[Opening DATA FOR REVIEW section]

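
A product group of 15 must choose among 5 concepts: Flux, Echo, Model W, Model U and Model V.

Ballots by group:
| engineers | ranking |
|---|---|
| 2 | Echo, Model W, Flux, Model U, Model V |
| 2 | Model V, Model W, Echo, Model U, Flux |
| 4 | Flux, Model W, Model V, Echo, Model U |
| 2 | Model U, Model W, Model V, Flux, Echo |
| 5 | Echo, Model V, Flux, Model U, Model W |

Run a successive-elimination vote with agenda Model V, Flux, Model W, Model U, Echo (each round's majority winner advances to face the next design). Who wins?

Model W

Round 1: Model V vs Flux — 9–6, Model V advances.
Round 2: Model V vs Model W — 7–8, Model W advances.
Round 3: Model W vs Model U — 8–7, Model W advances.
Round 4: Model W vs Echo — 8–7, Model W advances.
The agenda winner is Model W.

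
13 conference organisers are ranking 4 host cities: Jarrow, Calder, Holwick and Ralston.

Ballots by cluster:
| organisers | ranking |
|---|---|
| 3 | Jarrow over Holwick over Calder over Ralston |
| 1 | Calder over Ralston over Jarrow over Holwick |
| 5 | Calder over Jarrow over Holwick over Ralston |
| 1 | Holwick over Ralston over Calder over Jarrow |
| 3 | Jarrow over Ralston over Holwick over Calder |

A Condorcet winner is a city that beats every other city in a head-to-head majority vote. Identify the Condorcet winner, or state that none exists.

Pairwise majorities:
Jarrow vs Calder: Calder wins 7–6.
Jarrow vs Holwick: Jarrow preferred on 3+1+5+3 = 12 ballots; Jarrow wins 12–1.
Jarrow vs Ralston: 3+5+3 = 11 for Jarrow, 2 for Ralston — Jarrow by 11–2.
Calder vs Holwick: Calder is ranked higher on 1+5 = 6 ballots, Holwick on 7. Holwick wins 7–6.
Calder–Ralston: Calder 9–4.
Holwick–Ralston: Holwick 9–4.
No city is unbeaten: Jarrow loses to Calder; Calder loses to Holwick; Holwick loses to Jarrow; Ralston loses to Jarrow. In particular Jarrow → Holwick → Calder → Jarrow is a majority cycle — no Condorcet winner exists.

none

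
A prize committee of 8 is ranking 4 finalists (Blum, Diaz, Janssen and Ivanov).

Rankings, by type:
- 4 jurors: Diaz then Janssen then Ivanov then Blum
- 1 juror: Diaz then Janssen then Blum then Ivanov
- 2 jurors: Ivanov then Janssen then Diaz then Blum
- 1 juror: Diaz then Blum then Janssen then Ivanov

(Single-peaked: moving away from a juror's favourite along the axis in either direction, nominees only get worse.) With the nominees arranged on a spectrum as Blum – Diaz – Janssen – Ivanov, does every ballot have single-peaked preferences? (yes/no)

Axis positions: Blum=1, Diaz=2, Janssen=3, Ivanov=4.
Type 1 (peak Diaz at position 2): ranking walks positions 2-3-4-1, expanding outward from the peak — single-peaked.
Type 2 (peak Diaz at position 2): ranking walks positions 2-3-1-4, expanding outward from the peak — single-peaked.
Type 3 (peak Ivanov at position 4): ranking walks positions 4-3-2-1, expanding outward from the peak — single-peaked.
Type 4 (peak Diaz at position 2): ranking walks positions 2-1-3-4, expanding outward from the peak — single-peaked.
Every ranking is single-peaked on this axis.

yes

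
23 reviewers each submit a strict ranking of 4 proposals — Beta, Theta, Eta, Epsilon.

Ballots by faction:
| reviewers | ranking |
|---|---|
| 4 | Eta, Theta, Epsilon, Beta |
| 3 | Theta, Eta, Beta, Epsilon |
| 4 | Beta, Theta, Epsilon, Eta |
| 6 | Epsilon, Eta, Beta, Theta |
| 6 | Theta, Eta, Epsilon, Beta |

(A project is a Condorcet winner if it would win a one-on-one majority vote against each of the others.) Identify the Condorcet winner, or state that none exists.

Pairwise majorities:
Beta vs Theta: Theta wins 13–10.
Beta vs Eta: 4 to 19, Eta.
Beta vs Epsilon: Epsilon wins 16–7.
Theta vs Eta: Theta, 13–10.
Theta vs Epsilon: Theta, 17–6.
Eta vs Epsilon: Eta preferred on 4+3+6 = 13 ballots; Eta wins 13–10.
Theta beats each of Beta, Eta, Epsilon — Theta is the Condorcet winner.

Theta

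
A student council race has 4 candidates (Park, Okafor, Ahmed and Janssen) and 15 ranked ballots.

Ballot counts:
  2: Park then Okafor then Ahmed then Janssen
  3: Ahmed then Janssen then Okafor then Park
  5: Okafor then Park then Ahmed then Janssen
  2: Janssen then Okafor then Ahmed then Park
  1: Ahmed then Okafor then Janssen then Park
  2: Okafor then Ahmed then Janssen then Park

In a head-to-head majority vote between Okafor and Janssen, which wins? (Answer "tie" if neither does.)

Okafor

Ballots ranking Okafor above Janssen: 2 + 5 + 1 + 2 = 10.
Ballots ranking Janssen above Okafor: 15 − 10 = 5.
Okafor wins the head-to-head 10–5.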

[Closing DATA FOR REVIEW section]

▶ [TASK DIRECTIONS]
Go to the line with "Epsilon, Eta |" in the entries above and repeat every line from there through the line with "2: Okafor then Ahmed then Janssen then Park", exactly and with no other text.

▶ [COMPLETED TASK]
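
| 4 | Beta, Theta, Epsilon, Eta |
| 6 | Epsilon, Eta, Beta, Theta |
| 6 | Theta, Eta, Epsilon, Beta |

(A project is a Condorcet winner if it would win a one-on-one majority vote against each of the others.) Identify the Condorcet winner, or state that none exists.

Pairwise majorities:
Beta vs Theta: Theta wins 13–10.
Beta vs Eta: 4 to 19, Eta.
Beta vs Epsilon: Epsilon wins 16–7.
Theta vs Eta: Theta, 13–10.
Theta vs Epsilon: Theta, 17–6.
Eta vs Epsilon: Eta preferred on 4+3+6 = 13 ballots; Eta wins 13–10.
Theta beats each of Beta, Eta, Epsilon — Theta is the Condorcet winner.

Theta

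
A student council race has 4 candidates (Park, Okafor, Ahmed and Janssen) and 15 ranked ballots.

Ballot counts:
  2: Park then Okafor then Ahmed then Janssen
  3: Ahmed then Janssen then Okafor then Park
  5: Okafor then Park then Ahmed then Janssen
  2: Janssen then Okafor then Ahmed then Park
  1: Ahmed then Okafor then Janssen then Park
  2: Okafor then Ahmed then Janssen then Park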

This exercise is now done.